[Exercise]
Type out the data again. Keep every line exactly the same.

[Available records]

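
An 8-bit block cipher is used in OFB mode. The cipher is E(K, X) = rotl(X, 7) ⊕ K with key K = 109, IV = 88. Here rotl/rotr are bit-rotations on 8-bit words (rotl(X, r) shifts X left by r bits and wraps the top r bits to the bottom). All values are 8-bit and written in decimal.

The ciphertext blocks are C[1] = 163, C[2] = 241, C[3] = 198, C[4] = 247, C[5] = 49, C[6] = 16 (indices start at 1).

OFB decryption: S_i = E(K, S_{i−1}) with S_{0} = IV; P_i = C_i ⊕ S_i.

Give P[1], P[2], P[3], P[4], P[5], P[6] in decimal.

P[1]: S = E(K, 88) = 65; 163 ⊕ 65 = 226.
P[2]: S = E(K, 65) = 205; 241 ⊕ 205 = 60.
P[3]: S = E(K, 205) = 139; 198 ⊕ 139 = 77.
P[4]: S = E(K, 139) = 168; 247 ⊕ 168 = 95.
P[5]: S = E(K, 168) = 57; 49 ⊕ 57 = 8.
P[6]: S = E(K, 57) = 241; 16 ⊕ 241 = 225.

P[1] = 226, P[2] = 60, P[3] = 77, P[4] = 95, P[5] = 8, P[6] = 225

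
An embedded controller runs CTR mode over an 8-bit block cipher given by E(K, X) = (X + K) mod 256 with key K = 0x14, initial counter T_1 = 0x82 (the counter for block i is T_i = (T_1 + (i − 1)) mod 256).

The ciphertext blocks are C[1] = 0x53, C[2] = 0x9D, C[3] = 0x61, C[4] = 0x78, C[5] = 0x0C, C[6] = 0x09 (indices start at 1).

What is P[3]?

CTR decryption: S_i = E(K, T_i) where T_i is the counter for block i; P_i = C_i ⊕ S_i.
P[3]: T = 0x84, S = E(K, T) = 0x98; 0x61 ⊕ 0x98 = 0xF9.

P[3] = 0xF9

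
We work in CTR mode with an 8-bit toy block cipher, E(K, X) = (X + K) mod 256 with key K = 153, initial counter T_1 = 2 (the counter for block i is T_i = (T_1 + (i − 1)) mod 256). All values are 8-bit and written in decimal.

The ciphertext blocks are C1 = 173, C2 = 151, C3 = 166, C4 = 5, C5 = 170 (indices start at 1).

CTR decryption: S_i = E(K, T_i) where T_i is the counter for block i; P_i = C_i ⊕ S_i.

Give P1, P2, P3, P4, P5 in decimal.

P1 = 54, P2 = 11, P3 = 59, P4 = 155, P5 = 53

P1: T = 2, S = E(K, T) = 155; 173 ⊕ 155 = 54.
P2: T = 3, S = E(K, T) = 156; 151 ⊕ 156 = 11.
P3: T = 4, S = E(K, T) = 157; 166 ⊕ 157 = 59.
P4: T = 5, S = E(K, T) = 158; 5 ⊕ 158 = 155.
P5: T = 6, S = E(K, T) = 159; 170 ⊕ 159 = 53.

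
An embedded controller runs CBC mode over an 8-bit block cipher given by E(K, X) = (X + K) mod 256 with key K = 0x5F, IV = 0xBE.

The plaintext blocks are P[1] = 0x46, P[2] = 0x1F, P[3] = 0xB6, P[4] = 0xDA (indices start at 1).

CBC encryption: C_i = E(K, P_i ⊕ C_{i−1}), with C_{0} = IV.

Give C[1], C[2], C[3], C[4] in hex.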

[Final answer]
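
An 8-bit block cipher is used in OFB mode. The cipher is E(K, X) = rotl(X, 7) ⊕ K with key K = 109, IV = 88. Here rotl/rotr are bit-rotations on 8-bit words (rotl(X, r) shifts X left by r bits and wraps the top r bits to the bottom). All values are 8-bit and written in decimal.

The ciphertext blocks are C[1] = 163, C[2] = 241, C[3] = 198, C[4] = 247, C[5] = 49, C[6] = 16 (indices start at 1).

OFB decryption: S_i = E(K, S_{i−1}) with S_{0} = IV; P_i = C_i ⊕ S_i.

Give P[1], P[2], P[3], P[4], P[5], P[6] in decimal.

P[1]: S = E(K, 88) = 65; 163 ⊕ 65 = 226.
P[2]: S = E(K, 65) = 205; 241 ⊕ 205 = 60.
P[3]: S = E(K, 205) = 139; 198 ⊕ 139 = 77.
P[4]: S = E(K, 139) = 168; 247 ⊕ 168 = 95.
P[5]: S = E(K, 168) = 57; 49 ⊕ 57 = 8.
P[6]: S = E(K, 57) = 241; 16 ⊕ 241 = 225.

P[1] = 226, P[2] = 60, P[3] = 77, P[4] = 95, P[5] = 8, P[6] = 225

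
An embedded controller runs CTR mode over an 8-bit block cipher given by E(K, X) = (X + K) mod 256 with key K = 0x14, initial counter T_1 = 0x82 (the counter for block i is T_i = (T_1 + (i − 1)) mod 256).

The ciphertext blocks are C[1] = 0x53, C[2] = 0x9D, C[3] = 0x61, C[4] = 0x78, C[5] = 0x0C, C[6] = 0x09 (indices start at 1).

What is P[3]?

CTR decryption: S_i = E(K, T_i) where T_i is the counter for block i; P_i = C_i ⊕ S_i.
P[3]: T = 0x84, S = E(K, T) = 0x98; 0x61 ⊕ 0x98 = 0xF9.

P[3] = 0xF9

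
We work in CTR mode with an 8-bit toy block cipher, E(K, X) = (X + K) mod 256 with key K = 153, initial counter T_1 = 2 (the counter for block i is T_i = (T_1 + (i − 1)) mod 256). All values are 8-bit and written in decimal.

The ciphertext blocks are C1 = 173, C2 = 151, C3 = 166, C4 = 5, C5 = 170 (indices start at 1).

CTR decryption: S_i = E(K, T_i) where T_i is the counter for block i; P_i = C_i ⊕ S_i.

Give P1, P2, P3, P4, P5 in decimal.

P1 = 54, P2 = 11, P3 = 59, P4 = 155, P5 = 53

P1: T = 2, S = E(K, T) = 155; 173 ⊕ 155 = 54.
P2: T = 3, S = E(K, T) = 156; 151 ⊕ 156 = 11.
P3: T = 4, S = E(K, T) = 157; 166 ⊕ 157 = 59.
P4: T = 5, S = E(K, T) = 158; 5 ⊕ 158 = 155.
P5: T = 6, S = E(K, T) = 159; 170 ⊕ 159 = 53.

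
An embedded controller runs CBC mode over an 8-bit block cipher given by E(K, X) = (X + K) mod 256 with key K = 0x5F, IV = 0xBE.

The plaintext blocks are P[1] = 0x46, P[2] = 0x1F, P[3] = 0xB6, P[4] = 0xDA (indices start at 1).

CBC encryption: C_i = E(K, P_i ⊕ C_{i−1}), with C_{0} = IV.

Give C[1], C[2], C[3], C[4] in hex.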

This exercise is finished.